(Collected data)
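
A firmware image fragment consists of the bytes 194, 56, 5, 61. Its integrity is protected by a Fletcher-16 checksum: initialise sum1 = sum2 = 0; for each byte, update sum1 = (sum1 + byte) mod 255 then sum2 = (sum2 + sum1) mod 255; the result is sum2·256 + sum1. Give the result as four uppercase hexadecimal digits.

FA3D

Running sums (mod 255):
  after byte 0 (194): sum1=194, sum2=194
  after byte 1 (56): sum1=250, sum2=189
  after byte 2 (5): sum1=0, sum2=189
  after byte 3 (61): sum1=61, sum2=250
Checksum = sum2·256 + sum1 = 250·256 + 61 = 64061 = 0xFA3D.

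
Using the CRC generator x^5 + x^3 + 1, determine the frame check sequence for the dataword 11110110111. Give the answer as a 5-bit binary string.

10110

Append 5 zeros: 1111011011100000. Divide by 101001 (XOR where the leading bit is 1):
  pos 0: 111101 XOR 101001 = 010100
  pos 1: 101001 XOR 101001 = 000000
  pos 8: 111000 XOR 101001 = 010001
  pos 9: 100010 XOR 101001 = 001011
Remainder (last 5 bits) = 10110. This is the CRC / FCS.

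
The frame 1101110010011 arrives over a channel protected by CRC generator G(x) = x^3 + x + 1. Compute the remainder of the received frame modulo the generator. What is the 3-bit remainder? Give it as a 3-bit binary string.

Modulo-2 division of 1101110010011 by 1011:
  pos 0: 1101 XOR 1011 = 0110
  pos 1: 1101 XOR 1011 = 0110
  pos 2: 1101 XOR 1011 = 0110
  pos 3: 1100 XOR 1011 = 0111
  pos 4: 1110 XOR 1011 = 0101
  pos 5: 1011 XOR 1011 = 0000
Remainder = 011 (nonzero — an error is detected).

011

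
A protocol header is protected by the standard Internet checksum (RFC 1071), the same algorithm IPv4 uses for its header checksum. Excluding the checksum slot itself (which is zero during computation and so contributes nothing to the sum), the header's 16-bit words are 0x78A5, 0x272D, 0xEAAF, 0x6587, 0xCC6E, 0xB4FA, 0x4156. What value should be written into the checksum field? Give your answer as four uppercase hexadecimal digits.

4D36

One's-complement addition (fold any carry out of bit 15 back into bit 0):
  0x78A5 + 0x272D = 0x09FD2
  0x9FD2 + 0xEAAF = 0x18A81 → wrap carry → 0x8A82
  0x8A82 + 0x6587 = 0x0F009
  0xF009 + 0xCC6E = 0x1BC77 → wrap carry → 0xBC78
  0xBC78 + 0xB4FA = 0x17172 → wrap carry → 0x7173
  0x7173 + 0x4156 = 0x0B2C9
One's-complement sum = 0xB2C9.
Checksum = ~0xB2C9 & 0xFFFF = 0x4D36.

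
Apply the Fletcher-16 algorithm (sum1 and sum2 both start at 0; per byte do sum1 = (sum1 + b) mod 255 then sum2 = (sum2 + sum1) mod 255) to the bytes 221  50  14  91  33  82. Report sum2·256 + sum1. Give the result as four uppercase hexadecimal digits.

0DEC

Running sums (mod 255):
  after byte 0 (221): sum1=221, sum2=221
  after byte 1 (50): sum1=16, sum2=237
  after byte 2 (14): sum1=30, sum2=12
  after byte 3 (91): sum1=121, sum2=133
  after byte 4 (33): sum1=154, sum2=32
  after byte 5 (82): sum1=236, sum2=13
Checksum = sum2·256 + sum1 = 13·256 + 236 = 3564 = 0x0DEC.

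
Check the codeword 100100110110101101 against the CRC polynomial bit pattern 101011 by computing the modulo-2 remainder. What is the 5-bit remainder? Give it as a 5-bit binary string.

00000

Modulo-2 division of 100100110110101101 by 101011:
  pos 0: 100100 XOR 101011 = 001111
  pos 2: 111111 XOR 101011 = 010100
  pos 3: 101000 XOR 101011 = 000011
  pos 7: 111101 XOR 101011 = 010110
  pos 8: 101100 XOR 101011 = 000111
  pos 11: 111110 XOR 101011 = 010101
  pos 12: 101011 XOR 101011 = 000000
Remainder = 00000 (zero — the frame passes the CRC check).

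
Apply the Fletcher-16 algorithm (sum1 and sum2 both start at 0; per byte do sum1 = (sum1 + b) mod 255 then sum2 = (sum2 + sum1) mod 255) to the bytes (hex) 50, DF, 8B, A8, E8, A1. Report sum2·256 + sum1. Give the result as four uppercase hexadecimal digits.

Running sums (mod 255):
  after byte 0 (50): sum1=80, sum2=80
  after byte 1 (DF): sum1=48, sum2=128
  after byte 2 (8B): sum1=187, sum2=60
  after byte 3 (A8): sum1=100, sum2=160
  after byte 4 (E8): sum1=77, sum2=237
  after byte 5 (A1): sum1=238, sum2=220
Checksum = sum2·256 + sum1 = 220·256 + 238 = 56558 = 0xDCEE.

DCEE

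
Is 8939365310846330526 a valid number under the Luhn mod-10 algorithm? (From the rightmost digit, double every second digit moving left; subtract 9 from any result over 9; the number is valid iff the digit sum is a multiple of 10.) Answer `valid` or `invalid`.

invalid

From the right, keep odd positions and double even positions (subtract 9 from any doubled value over 9):
  doubled (positions 2,4,...): 4 0 6 8 0 6 3 9 9 → sum 45
  kept (positions 1,3,...): 6 5 3 6 8 1 5 3 3 8 → sum 48
Total = 93.
93 mod 10 = 3, so the number is invalid.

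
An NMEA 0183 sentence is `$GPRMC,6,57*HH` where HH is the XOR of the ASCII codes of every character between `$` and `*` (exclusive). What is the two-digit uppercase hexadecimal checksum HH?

7F

XOR the ASCII codes of the payload characters:
  'G' = 0x47 → acc = 0x47
  'P' = 0x50 → acc = 0x17
  'R' = 0x52 → acc = 0x45
  'M' = 0x4D → acc = 0x08
  'C' = 0x43 → acc = 0x4B
  ',' = 0x2C → acc = 0x67
  '6' = 0x36 → acc = 0x51
  ',' = 0x2C → acc = 0x7D
  '5' = 0x35 → acc = 0x48
  '7' = 0x37 → acc = 0x7F
Checksum = 0x7F.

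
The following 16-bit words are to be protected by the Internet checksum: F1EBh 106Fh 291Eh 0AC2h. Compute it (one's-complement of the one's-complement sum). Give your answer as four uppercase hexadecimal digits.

One's-complement addition (fold any carry out of bit 15 back into bit 0):
  0xF1EB + 0x106F = 0x1025A → wrap carry → 0x025B
  0x025B + 0x291E = 0x02B79
  0x2B79 + 0x0AC2 = 0x0363B
One's-complement sum = 0x363B.
Checksum = ~0x363B & 0xFFFF = 0xC9C4.

C9C4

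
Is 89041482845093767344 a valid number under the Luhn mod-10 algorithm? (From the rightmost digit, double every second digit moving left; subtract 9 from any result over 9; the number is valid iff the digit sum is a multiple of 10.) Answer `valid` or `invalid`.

From the right, keep odd positions and double even positions (subtract 9 from any doubled value over 9):
  doubled (positions 2,4,...): 8 5 5 9 1 7 7 2 0 7 → sum 51
  kept (positions 1,3,...): 4 3 6 3 0 4 2 4 4 9 → sum 39
Total = 90.
90 mod 10 = 0, so the number is valid.

valid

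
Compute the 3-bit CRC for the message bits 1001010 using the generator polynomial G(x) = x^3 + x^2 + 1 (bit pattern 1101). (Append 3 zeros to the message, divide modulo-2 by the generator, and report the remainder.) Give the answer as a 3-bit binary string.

Append 3 zeros: 1001010000. Divide by 1101 (XOR where the leading bit is 1):
  pos 0: 1001 XOR 1101 = 0100
  pos 1: 1000 XOR 1101 = 0101
  pos 2: 1011 XOR 1101 = 0110
  pos 3: 1100 XOR 1101 = 0001
  pos 6: 1000 XOR 1101 = 0101
Remainder (last 3 bits) = 101. This is the CRC / FCS.

101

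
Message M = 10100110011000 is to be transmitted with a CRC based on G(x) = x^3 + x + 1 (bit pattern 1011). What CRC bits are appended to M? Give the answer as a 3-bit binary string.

Append 3 zeros: 10100110011000000. Divide by 1011 (XOR where the leading bit is 1):
  pos 0: 1010 XOR 1011 = 0001
  pos 3: 1011 XOR 1011 = 0000
  pos 9: 1100 XOR 1011 = 0111
  pos 10: 1110 XOR 1011 = 0101
  pos 11: 1010 XOR 1011 = 0001
Remainder (last 3 bits) = 100. This is the CRC / FCS.

100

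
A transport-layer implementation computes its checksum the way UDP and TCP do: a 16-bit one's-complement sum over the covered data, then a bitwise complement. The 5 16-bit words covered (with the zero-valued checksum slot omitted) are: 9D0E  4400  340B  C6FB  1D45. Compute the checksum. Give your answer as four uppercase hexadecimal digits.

06A5

One's-complement addition (fold any carry out of bit 15 back into bit 0):
  0x9D0E + 0x4400 = 0x0E10E
  0xE10E + 0x340B = 0x11519 → wrap carry → 0x151A
  0x151A + 0xC6FB = 0x0DC15
  0xDC15 + 0x1D45 = 0x0F95A
One's-complement sum = 0xF95A.
Checksum = ~0xF95A & 0xFFFF = 0x06A5.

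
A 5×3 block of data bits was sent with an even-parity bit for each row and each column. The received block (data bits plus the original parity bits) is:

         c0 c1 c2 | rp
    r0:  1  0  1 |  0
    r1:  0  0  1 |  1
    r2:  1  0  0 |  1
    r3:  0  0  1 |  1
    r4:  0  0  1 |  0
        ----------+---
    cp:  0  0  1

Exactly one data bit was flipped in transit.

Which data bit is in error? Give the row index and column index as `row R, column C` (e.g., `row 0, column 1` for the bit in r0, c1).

row 4, column 2

Recompute each row's even parity and compare to rp:
  r0: data parity 0, sent rp 0 → ok
  r1: data parity 1, sent rp 1 → ok
  r2: data parity 1, sent rp 1 → ok
  r3: data parity 1, sent rp 1 → ok
  r4: data parity 1, sent rp 0 → mismatch
Recompute each column's even parity and compare to cp:
  c0: data parity 0, sent cp 0 → ok
  c1: data parity 0, sent cp 0 → ok
  c2: data parity 0, sent cp 1 → mismatch
Exactly one row (r4) and one column (c2) fail → the flipped bit is at their intersection.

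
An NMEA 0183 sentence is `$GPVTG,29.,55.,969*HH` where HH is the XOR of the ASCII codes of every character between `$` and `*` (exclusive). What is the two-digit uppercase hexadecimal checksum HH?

43

XOR the ASCII codes of the payload characters:
  'G' = 0x47 → acc = 0x47
  'P' = 0x50 → acc = 0x17
  'V' = 0x56 → acc = 0x41
  'T' = 0x54 → acc = 0x15
  'G' = 0x47 → acc = 0x52
  ',' = 0x2C → acc = 0x7E
  '2' = 0x32 → acc = 0x4C
  '9' = 0x39 → acc = 0x75
  '.' = 0x2E → acc = 0x5B
  ',' = 0x2C → acc = 0x77
  '5' = 0x35 → acc = 0x42
  '5' = 0x35 → acc = 0x77
  '.' = 0x2E → acc = 0x59
  ',' = 0x2C → acc = 0x75
  '9' = 0x39 → acc = 0x4C
  '6' = 0x36 → acc = 0x7A
  '9' = 0x39 → acc = 0x43
Checksum = 0x43.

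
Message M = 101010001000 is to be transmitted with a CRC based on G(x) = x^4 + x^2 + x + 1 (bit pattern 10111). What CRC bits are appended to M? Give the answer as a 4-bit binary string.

Append 4 zeros: 1010100010000000. Divide by 10111 (XOR where the leading bit is 1):
  pos 0: 10101 XOR 10111 = 00010
  pos 3: 10000 XOR 10111 = 00111
  pos 5: 11110 XOR 10111 = 01001
  pos 6: 10010 XOR 10111 = 00101
  pos 8: 10100 XOR 10111 = 00011
  pos 11: 11000 XOR 10111 = 01111
Remainder (last 4 bits) = 1111. This is the CRC / FCS.

1111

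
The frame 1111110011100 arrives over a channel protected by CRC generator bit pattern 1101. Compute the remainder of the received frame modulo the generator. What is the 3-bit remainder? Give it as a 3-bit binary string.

Modulo-2 division of 1111110011100 by 1101:
  pos 0: 1111 XOR 1101 = 0010
  pos 2: 1011 XOR 1101 = 0110
  pos 3: 1100 XOR 1101 = 0001
  pos 6: 1011 XOR 1101 = 0110
  pos 7: 1101 XOR 1101 = 0000
Remainder = 000 (zero — the frame passes the CRC check).

000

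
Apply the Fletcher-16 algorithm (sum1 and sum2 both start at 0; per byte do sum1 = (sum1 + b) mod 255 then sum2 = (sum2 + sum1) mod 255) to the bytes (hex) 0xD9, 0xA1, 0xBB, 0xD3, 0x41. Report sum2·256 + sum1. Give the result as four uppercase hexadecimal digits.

Running sums (mod 255):
  after byte 0 (0xD9): sum1=217, sum2=217
  after byte 1 (0xA1): sum1=123, sum2=85
  after byte 2 (0xBB): sum1=55, sum2=140
  after byte 3 (0xD3): sum1=11, sum2=151
  after byte 4 (0x41): sum1=76, sum2=227
Checksum = sum2·256 + sum1 = 227·256 + 76 = 58188 = 0xE34C.

E34C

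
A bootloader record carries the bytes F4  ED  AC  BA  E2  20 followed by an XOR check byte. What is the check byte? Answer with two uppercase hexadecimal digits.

CD

XOR the bytes together:
  start with 0xF4
  0xF4 ⊕ 0xED = 0x19
  0x19 ⊕ 0xAC = 0xB5
  0xB5 ⊕ 0xBA = 0x0F
  0x0F ⊕ 0xE2 = 0xED
  0xED ⊕ 0x20 = 0xCD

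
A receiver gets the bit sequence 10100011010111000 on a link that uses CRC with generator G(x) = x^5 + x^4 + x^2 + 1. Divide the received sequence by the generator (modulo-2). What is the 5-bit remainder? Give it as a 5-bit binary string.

Modulo-2 division of 10100011010111000 by 110101:
  pos 0: 101000 XOR 110101 = 011101
  pos 1: 111011 XOR 110101 = 001110
  pos 3: 111010 XOR 110101 = 001111
  pos 5: 111110 XOR 110101 = 001011
  pos 7: 101111 XOR 110101 = 011010
  pos 8: 110101 XOR 110101 = 000000
Remainder = 00000 (zero — the frame passes the CRC check).

00000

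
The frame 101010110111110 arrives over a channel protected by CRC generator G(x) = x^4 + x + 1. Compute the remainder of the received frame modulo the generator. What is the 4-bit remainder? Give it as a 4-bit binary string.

0100

Modulo-2 division of 101010110111110 by 10011:
  pos 0: 10101 XOR 10011 = 00110
  pos 2: 11001 XOR 10011 = 01010
  pos 3: 10101 XOR 10011 = 00110
  pos 5: 11001 XOR 10011 = 01010
  pos 6: 10101 XOR 10011 = 00110
  pos 8: 11011 XOR 10011 = 01000
  pos 9: 10001 XOR 10011 = 00010
Remainder = 0100 (nonzero — an error is detected).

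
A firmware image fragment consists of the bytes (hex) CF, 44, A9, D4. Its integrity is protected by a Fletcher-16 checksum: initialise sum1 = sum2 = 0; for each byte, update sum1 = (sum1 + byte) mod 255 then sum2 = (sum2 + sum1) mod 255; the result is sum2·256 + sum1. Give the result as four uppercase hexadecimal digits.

Running sums (mod 255):
  after byte 0 (CF): sum1=207, sum2=207
  after byte 1 (44): sum1=20, sum2=227
  after byte 2 (A9): sum1=189, sum2=161
  after byte 3 (D4): sum1=146, sum2=52
Checksum = sum2·256 + sum1 = 52·256 + 146 = 13458 = 0x3492.

3492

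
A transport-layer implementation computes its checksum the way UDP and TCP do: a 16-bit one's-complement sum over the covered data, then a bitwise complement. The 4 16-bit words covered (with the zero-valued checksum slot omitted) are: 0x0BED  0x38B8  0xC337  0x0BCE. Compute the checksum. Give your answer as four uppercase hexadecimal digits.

One's-complement addition (fold any carry out of bit 15 back into bit 0):
  0x0BED + 0x38B8 = 0x044A5
  0x44A5 + 0xC337 = 0x107DC → wrap carry → 0x07DD
  0x07DD + 0x0BCE = 0x013AB
One's-complement sum = 0x13AB.
Checksum = ~0x13AB & 0xFFFF = 0xEC54.

EC54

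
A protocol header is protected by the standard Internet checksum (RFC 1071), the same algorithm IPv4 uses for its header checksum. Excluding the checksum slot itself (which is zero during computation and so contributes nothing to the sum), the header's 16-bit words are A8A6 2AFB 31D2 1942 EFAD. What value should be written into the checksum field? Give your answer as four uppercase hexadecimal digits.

F19B

One's-complement addition (fold any carry out of bit 15 back into bit 0):
  0xA8A6 + 0x2AFB = 0x0D3A1
  0xD3A1 + 0x31D2 = 0x10573 → wrap carry → 0x0574
  0x0574 + 0x1942 = 0x01EB6
  0x1EB6 + 0xEFAD = 0x10E63 → wrap carry → 0x0E64
One's-complement sum = 0x0E64.
Checksum = ~0x0E64 & 0xFFFF = 0xF19B.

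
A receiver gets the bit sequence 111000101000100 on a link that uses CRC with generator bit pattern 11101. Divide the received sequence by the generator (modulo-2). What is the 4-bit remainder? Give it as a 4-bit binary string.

Modulo-2 division of 111000101000100 by 11101:
  pos 0: 11100 XOR 11101 = 00001
  pos 4: 10101 XOR 11101 = 01000
  pos 5: 10000 XOR 11101 = 01101
  pos 6: 11010 XOR 11101 = 00111
  pos 8: 11101 XOR 11101 = 00000
Remainder = 0000 (zero — the frame passes the CRC check).

0000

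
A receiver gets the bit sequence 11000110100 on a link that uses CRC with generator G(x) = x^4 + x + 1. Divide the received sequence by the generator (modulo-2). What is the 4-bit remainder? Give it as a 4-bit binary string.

Modulo-2 division of 11000110100 by 10011:
  pos 0: 11000 XOR 10011 = 01011
  pos 1: 10111 XOR 10011 = 00100
  pos 3: 10010 XOR 10011 = 00001
Remainder = 1100 (nonzero — an error is detected).

1100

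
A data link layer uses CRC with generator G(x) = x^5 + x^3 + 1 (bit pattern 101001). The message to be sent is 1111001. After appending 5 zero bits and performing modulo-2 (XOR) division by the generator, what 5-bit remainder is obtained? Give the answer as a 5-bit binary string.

Append 5 zeros: 111100100000. Divide by 101001 (XOR where the leading bit is 1):
  pos 0: 111100 XOR 101001 = 010101
  pos 1: 101011 XOR 101001 = 000010
  pos 5: 100000 XOR 101001 = 001001
Remainder (last 5 bits) = 10010. This is the CRC / FCS.

10010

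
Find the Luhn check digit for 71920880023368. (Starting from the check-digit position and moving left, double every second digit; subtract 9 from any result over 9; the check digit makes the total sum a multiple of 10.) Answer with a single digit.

Partial digits right→left: 8 6 3 3 2 0 0 8 8 0 2 9 1 7
Double every second digit counting from the check-digit position (so the 1st, 3rd, 5th, ... of the partial from the right).
  doubled (with −9 where >9): 7 6 4 0 7 4 2 → sum 30
  kept as-is: 6 3 0 8 0 9 7 → sum 33
Total = 30 + 33 = 63.
Check digit = (10 − (63 mod 10)) mod 10 = 7.

7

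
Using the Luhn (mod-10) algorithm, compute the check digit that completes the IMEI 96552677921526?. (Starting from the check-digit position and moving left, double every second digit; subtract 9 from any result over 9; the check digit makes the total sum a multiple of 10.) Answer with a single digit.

Partial digits right→left: 6 2 5 1 2 9 7 7 6 2 5 5 6 9
Double every second digit counting from the check-digit position (so the 1st, 3rd, 5th, ... of the partial from the right).
  doubled (with −9 where >9): 3 1 4 5 3 1 3 → sum 20
  kept as-is: 2 1 9 7 2 5 9 → sum 35
Total = 20 + 35 = 55.
Check digit = (10 − (55 mod 10)) mod 10 = 5.

5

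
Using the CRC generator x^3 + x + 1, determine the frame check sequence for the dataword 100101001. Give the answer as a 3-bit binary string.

Append 3 zeros: 100101001000. Divide by 1011 (XOR where the leading bit is 1):
  pos 0: 1001 XOR 1011 = 0010
  pos 2: 1001 XOR 1011 = 0010
  pos 4: 1000 XOR 1011 = 0011
  pos 6: 1110 XOR 1011 = 0101
  pos 7: 1010 XOR 1011 = 0001
Remainder (last 3 bits) = 010. This is the CRC / FCS.

010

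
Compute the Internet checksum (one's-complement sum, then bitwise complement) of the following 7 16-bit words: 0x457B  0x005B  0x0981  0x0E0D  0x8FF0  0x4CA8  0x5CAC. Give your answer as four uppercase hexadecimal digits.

One's-complement addition (fold any carry out of bit 15 back into bit 0):
  0x457B + 0x005B = 0x045D6
  0x45D6 + 0x0981 = 0x04F57
  0x4F57 + 0x0E0D = 0x05D64
  0x5D64 + 0x8FF0 = 0x0ED54
  0xED54 + 0x4CA8 = 0x139FC → wrap carry → 0x39FD
  0x39FD + 0x5CAC = 0x096A9
One's-complement sum = 0x96A9.
Checksum = ~0x96A9 & 0xFFFF = 0x6956.

6956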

## The problem
Set down, exactly as they appear above, all lines from the one that has "Message M = 10100110011000" down to the one that has "Exactly one data bit was flipped in transit.", including those two and no others.

## Your solution
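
Message M = 10100110011000 is to be transmitted with a CRC based on G(x) = x^3 + x + 1 (bit pattern 1011). What CRC bits are appended to M? Give the answer as a 3-bit binary string.

Append 3 zeros: 10100110011000000. Divide by 1011 (XOR where the leading bit is 1):
  pos 0: 1010 XOR 1011 = 0001
  pos 3: 1011 XOR 1011 = 0000
  pos 9: 1100 XOR 1011 = 0111
  pos 10: 1110 XOR 1011 = 0101
  pos 11: 1010 XOR 1011 = 0001
Remainder (last 3 bits) = 100. This is the CRC / FCS.

100

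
A transport-layer implementation computes its checksum the way UDP and TCP do: a 16-bit one's-complement sum over the covered data, then a bitwise complement. The 5 16-bit words covered (with the zero-valued checksum slot omitted) are: 9D0E  4400  340B  C6FB  1D45. Compute the checksum. Give your answer as four uppercase hexadecimal digits.

06A5

One's-complement addition (fold any carry out of bit 15 back into bit 0):
  0x9D0E + 0x4400 = 0x0E10E
  0xE10E + 0x340B = 0x11519 → wrap carry → 0x151A
  0x151A + 0xC6FB = 0x0DC15
  0xDC15 + 0x1D45 = 0x0F95A
One's-complement sum = 0xF95A.
Checksum = ~0xF95A & 0xFFFF = 0x06A5.

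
A 5×3 block of data bits was sent with an even-parity bit for each row and each column. The received block (data bits plus the original parity bits) is:

         c0 c1 c2 | rp
    r0:  1  0  1 |  0
    r1:  0  0  1 |  1
    r2:  1  0  0 |  1
    r3:  0  0  1 |  1
    r4:  0  0  1 |  0
        ----------+---
    cp:  0  0  1

Exactly one data bit was flipped in transit.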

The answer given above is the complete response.